_WHAT THIS TASK INVOLVES_
Please write out the data below once more, exactly as it stands.

_AVAILABLE RECORDS_
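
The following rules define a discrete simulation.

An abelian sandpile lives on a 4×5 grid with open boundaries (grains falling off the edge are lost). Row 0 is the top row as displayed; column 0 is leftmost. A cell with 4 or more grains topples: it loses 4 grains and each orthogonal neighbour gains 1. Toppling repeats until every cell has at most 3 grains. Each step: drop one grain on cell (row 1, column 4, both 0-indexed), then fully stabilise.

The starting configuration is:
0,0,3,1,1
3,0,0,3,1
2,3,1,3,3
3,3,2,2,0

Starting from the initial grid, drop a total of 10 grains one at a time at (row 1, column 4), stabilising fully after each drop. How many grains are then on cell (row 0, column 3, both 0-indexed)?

3

[0] 0,0,3,1,1
3,0,0,3,1
2,3,1,3,3
3,3,2,2,0
[1] 0,0,3,1,1
3,0,0,3,2
2,3,1,3,3
3,3,2,2,0
[2] 0,0,3,1,1
3,0,0,3,3
2,3,1,3,3
3,3,2,2,0
[3] 0,0,3,2,2
3,0,1,1,2
2,3,2,1,1
3,3,2,3,1
[4] 0,0,3,2,2
3,0,1,1,3
2,3,2,1,1
3,3,2,3,1
[5] 0,0,3,2,3
3,0,1,2,0
2,3,2,1,2
3,3,2,3,1
[6] 0,0,3,2,3
3,0,1,2,1
2,3,2,1,2
3,3,2,3,1
[7] 0,0,3,2,3
3,0,1,2,2
2,3,2,1,2
3,3,2,3,1
[8] 0,0,3,2,3
3,0,1,2,3
2,3,2,1,2
3,3,2,3,1
[9] 0,0,3,3,0
3,0,1,3,1
2,3,2,1,3
3,3,2,3,1
[10] 0,0,3,3,0
3,0,1,3,2
2,3,2,1,3
3,3,2,3,1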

_SOLUTION_
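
The following rules define a discrete simulation.

An abelian sandpile lives on a 4×5 grid with open boundaries (grains falling off the edge are lost). Row 0 is the top row as displayed; column 0 is leftmost. A cell with 4 or more grains topples: it loses 4 grains and each orthogonal neighbour gains 1. Toppling repeats until every cell has at most 3 grains. Each step: drop one grain on cell (row 1, column 4, both 0-indexed), then fully stabilise.

The starting configuration is:
0,0,3,1,1
3,0,0,3,1
2,3,1,3,3
3,3,2,2,0

Starting from the initial grid, drop a total of 10 grains one at a time at (row 1, column 4), stabilising fully after each drop. How many grains are then on cell (row 0, column 3, both 0-indexed)?

3

[0] 0,0,3,1,1
3,0,0,3,1
2,3,1,3,3
3,3,2,2,0
[1] 0,0,3,1,1
3,0,0,3,2
2,3,1,3,3
3,3,2,2,0
[2] 0,0,3,1,1
3,0,0,3,3
2,3,1,3,3
3,3,2,2,0
[3] 0,0,3,2,2
3,0,1,1,2
2,3,2,1,1
3,3,2,3,1
[4] 0,0,3,2,2
3,0,1,1,3
2,3,2,1,1
3,3,2,3,1
[5] 0,0,3,2,3
3,0,1,2,0
2,3,2,1,2
3,3,2,3,1
[6] 0,0,3,2,3
3,0,1,2,1
2,3,2,1,2
3,3,2,3,1
[7] 0,0,3,2,3
3,0,1,2,2
2,3,2,1,2
3,3,2,3,1
[8] 0,0,3,2,3
3,0,1,2,3
2,3,2,1,2
3,3,2,3,1
[9] 0,0,3,3,0
3,0,1,3,1
2,3,2,1,3
3,3,2,3,1
[10] 0,0,3,3,0
3,0,1,3,2
2,3,2,1,3
3,3,2,3,1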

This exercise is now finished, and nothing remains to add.